**Collected data entries:**

———

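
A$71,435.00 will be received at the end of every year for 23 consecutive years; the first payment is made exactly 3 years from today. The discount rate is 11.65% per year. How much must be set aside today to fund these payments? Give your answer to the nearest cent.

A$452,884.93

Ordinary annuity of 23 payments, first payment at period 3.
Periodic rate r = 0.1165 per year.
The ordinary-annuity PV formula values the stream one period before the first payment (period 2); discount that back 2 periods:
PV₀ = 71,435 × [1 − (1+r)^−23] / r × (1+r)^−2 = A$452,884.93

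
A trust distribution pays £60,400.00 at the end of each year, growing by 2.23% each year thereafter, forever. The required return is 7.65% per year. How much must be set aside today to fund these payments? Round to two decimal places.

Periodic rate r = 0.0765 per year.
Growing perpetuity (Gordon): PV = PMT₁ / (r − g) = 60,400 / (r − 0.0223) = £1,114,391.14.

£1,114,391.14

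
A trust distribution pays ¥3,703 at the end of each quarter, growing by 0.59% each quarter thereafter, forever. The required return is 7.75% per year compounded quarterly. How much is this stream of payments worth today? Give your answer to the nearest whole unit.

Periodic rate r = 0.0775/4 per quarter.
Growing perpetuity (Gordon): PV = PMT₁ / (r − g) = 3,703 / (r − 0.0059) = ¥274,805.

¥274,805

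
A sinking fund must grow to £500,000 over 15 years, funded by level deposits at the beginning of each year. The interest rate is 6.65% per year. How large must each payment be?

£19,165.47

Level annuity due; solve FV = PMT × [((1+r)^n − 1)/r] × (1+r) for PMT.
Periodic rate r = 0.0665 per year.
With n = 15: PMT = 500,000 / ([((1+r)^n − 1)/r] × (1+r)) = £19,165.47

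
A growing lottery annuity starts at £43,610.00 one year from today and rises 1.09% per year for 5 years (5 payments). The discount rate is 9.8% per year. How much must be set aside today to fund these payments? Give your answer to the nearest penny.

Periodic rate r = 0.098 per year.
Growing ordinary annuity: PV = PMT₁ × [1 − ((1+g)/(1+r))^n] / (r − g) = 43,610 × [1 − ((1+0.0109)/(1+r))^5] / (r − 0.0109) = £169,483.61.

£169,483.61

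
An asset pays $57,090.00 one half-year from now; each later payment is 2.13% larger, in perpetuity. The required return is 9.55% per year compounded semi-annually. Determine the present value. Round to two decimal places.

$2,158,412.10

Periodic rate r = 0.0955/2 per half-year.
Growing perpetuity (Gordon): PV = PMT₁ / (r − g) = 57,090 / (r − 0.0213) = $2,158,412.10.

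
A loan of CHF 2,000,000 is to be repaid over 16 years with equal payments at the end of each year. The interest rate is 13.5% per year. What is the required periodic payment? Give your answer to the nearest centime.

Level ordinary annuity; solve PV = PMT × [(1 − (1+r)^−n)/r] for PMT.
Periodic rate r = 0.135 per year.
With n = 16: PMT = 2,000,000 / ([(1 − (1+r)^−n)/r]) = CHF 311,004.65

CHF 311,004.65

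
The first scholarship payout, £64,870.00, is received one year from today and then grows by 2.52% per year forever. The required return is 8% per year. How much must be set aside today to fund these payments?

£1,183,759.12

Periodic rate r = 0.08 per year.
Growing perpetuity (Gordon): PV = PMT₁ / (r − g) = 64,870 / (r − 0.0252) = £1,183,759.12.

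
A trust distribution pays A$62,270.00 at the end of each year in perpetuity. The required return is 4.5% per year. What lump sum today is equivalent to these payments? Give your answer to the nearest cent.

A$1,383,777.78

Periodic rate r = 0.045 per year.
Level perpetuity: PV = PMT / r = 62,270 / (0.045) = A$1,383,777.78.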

———

**WHAT TO PRODUCE:**
Could you reproduce every record exactly as shown above?

**ANSWER SPACE:**
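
A$71,435.00 will be received at the end of every year for 23 consecutive years; the first payment is made exactly 3 years from today. The discount rate is 11.65% per year. How much must be set aside today to fund these payments? Give your answer to the nearest cent.

A$452,884.93

Ordinary annuity of 23 payments, first payment at period 3.
Periodic rate r = 0.1165 per year.
The ordinary-annuity PV formula values the stream one period before the first payment (period 2); discount that back 2 periods:
PV₀ = 71,435 × [1 − (1+r)^−23] / r × (1+r)^−2 = A$452,884.93

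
A trust distribution pays £60,400.00 at the end of each year, growing by 2.23% each year thereafter, forever. The required return is 7.65% per year. How much must be set aside today to fund these payments? Round to two decimal places.

Periodic rate r = 0.0765 per year.
Growing perpetuity (Gordon): PV = PMT₁ / (r − g) = 60,400 / (r − 0.0223) = £1,114,391.14.

£1,114,391.14

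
A trust distribution pays ¥3,703 at the end of each quarter, growing by 0.59% each quarter thereafter, forever. The required return is 7.75% per year compounded quarterly. How much is this stream of payments worth today? Give your answer to the nearest whole unit.

Periodic rate r = 0.0775/4 per quarter.
Growing perpetuity (Gordon): PV = PMT₁ / (r − g) = 3,703 / (r − 0.0059) = ¥274,805.

¥274,805

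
A sinking fund must grow to £500,000 over 15 years, funded by level deposits at the beginning of each year. The interest rate is 6.65% per year. How large must each payment be?

£19,165.47

Level annuity due; solve FV = PMT × [((1+r)^n − 1)/r] × (1+r) for PMT.
Periodic rate r = 0.0665 per year.
With n = 15: PMT = 500,000 / ([((1+r)^n − 1)/r] × (1+r)) = £19,165.47

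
A growing lottery annuity starts at £43,610.00 one year from today and rises 1.09% per year for 5 years (5 payments). The discount rate is 9.8% per year. How much must be set aside today to fund these payments? Give your answer to the nearest penny.

Periodic rate r = 0.098 per year.
Growing ordinary annuity: PV = PMT₁ × [1 − ((1+g)/(1+r))^n] / (r − g) = 43,610 × [1 − ((1+0.0109)/(1+r))^5] / (r − 0.0109) = £169,483.61.

£169,483.61

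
An asset pays $57,090.00 one half-year from now; each later payment is 2.13% larger, in perpetuity. The required return is 9.55% per year compounded semi-annually. Determine the present value. Round to two decimal places.

$2,158,412.10

Periodic rate r = 0.0955/2 per half-year.
Growing perpetuity (Gordon): PV = PMT₁ / (r − g) = 57,090 / (r − 0.0213) = $2,158,412.10.

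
A loan of CHF 2,000,000 is to be repaid over 16 years with equal payments at the end of each year. The interest rate is 13.5% per year. What is the required periodic payment? Give your answer to the nearest centime.

Level ordinary annuity; solve PV = PMT × [(1 − (1+r)^−n)/r] for PMT.
Periodic rate r = 0.135 per year.
With n = 16: PMT = 2,000,000 / ([(1 − (1+r)^−n)/r]) = CHF 311,004.65

CHF 311,004.65

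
The first scholarship payout, £64,870.00, is received one year from today and then grows by 2.52% per year forever. The required return is 8% per year. How much must be set aside today to fund these payments?

£1,183,759.12

Periodic rate r = 0.08 per year.
Growing perpetuity (Gordon): PV = PMT₁ / (r − g) = 64,870 / (r − 0.0252) = £1,183,759.12.

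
A trust distribution pays A$62,270.00 at the end of each year in perpetuity. The required return is 4.5% per year. What lump sum today is equivalent to these payments? Give your answer to the nearest cent.

A$1,383,777.78

Periodic rate r = 0.045 per year.
Level perpetuity: PV = PMT / r = 62,270 / (0.045) = A$1,383,777.78.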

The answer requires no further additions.